----- Records for the exercise
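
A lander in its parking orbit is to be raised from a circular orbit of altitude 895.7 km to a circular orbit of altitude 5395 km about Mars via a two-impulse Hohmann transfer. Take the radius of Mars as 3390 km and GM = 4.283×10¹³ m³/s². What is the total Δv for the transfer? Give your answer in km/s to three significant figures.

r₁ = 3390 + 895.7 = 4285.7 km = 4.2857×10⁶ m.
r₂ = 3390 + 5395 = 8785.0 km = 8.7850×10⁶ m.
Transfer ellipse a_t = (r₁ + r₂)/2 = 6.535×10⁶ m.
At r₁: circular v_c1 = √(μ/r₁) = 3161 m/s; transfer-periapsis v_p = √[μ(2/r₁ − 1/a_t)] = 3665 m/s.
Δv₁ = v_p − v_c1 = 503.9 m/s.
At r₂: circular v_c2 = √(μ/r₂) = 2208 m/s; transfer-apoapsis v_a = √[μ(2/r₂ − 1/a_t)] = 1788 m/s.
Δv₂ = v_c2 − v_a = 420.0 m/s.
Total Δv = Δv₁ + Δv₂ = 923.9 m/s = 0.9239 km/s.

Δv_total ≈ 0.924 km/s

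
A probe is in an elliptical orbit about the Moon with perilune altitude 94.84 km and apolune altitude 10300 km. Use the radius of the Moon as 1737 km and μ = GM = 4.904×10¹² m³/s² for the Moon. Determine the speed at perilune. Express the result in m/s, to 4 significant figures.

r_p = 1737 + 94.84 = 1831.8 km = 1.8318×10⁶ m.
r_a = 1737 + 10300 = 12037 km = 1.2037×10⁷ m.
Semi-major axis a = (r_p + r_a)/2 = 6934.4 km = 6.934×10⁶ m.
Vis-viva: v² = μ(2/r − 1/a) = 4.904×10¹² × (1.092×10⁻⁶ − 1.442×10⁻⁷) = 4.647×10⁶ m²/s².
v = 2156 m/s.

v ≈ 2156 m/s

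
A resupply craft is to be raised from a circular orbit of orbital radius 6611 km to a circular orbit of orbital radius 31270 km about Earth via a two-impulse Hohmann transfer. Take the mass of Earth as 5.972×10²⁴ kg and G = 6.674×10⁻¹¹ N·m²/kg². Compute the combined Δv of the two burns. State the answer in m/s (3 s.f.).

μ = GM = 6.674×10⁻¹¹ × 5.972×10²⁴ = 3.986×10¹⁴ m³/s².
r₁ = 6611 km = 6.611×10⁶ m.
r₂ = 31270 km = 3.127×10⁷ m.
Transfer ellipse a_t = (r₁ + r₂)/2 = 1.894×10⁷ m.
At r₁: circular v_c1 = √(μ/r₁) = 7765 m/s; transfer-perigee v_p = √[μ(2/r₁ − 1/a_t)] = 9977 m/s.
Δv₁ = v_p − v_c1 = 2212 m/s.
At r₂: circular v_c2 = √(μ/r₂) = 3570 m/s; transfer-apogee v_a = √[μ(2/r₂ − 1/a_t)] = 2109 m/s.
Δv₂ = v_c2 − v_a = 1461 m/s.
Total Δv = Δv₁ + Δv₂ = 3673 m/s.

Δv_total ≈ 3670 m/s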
----------
What this task involves: Transcribe exactly, please, the lines from the one with "A probe is in" to the last line of the entries above, ends included.

Answer below:
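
A probe is in an elliptical orbit about the Moon with perilune altitude 94.84 km and apolune altitude 10300 km. Use the radius of the Moon as 1737 km and μ = GM = 4.904×10¹² m³/s² for the Moon. Determine the speed at perilune. Express the result in m/s, to 4 significant figures.

r_p = 1737 + 94.84 = 1831.8 km = 1.8318×10⁶ m.
r_a = 1737 + 10300 = 12037 km = 1.2037×10⁷ m.
Semi-major axis a = (r_p + r_a)/2 = 6934.4 km = 6.934×10⁶ m.
Vis-viva: v² = μ(2/r − 1/a) = 4.904×10¹² × (1.092×10⁻⁶ − 1.442×10⁻⁷) = 4.647×10⁶ m²/s².
v = 2156 m/s.

v ≈ 2156 m/s

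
A resupply craft is to be raised from a circular orbit of orbital radius 6611 km to a circular orbit of orbital radius 31270 km about Earth via a two-impulse Hohmann transfer. Take the mass of Earth as 5.972×10²⁴ kg and G = 6.674×10⁻¹¹ N·m²/kg². Compute the combined Δv of the two burns. State the answer in m/s (3 s.f.).

μ = GM = 6.674×10⁻¹¹ × 5.972×10²⁴ = 3.986×10¹⁴ m³/s².
r₁ = 6611 km = 6.611×10⁶ m.
r₂ = 31270 km = 3.127×10⁷ m.
Transfer ellipse a_t = (r₁ + r₂)/2 = 1.894×10⁷ m.
At r₁: circular v_c1 = √(μ/r₁) = 7765 m/s; transfer-perigee v_p = √[μ(2/r₁ − 1/a_t)] = 9977 m/s.
Δv₁ = v_p − v_c1 = 2212 m/s.
At r₂: circular v_c2 = √(μ/r₂) = 3570 m/s; transfer-apogee v_a = √[μ(2/r₂ − 1/a_t)] = 2109 m/s.
Δv₂ = v_c2 − v_a = 1461 m/s.
Total Δv = Δv₁ + Δv₂ = 3673 m/s.

Δv_total ≈ 3670 m/s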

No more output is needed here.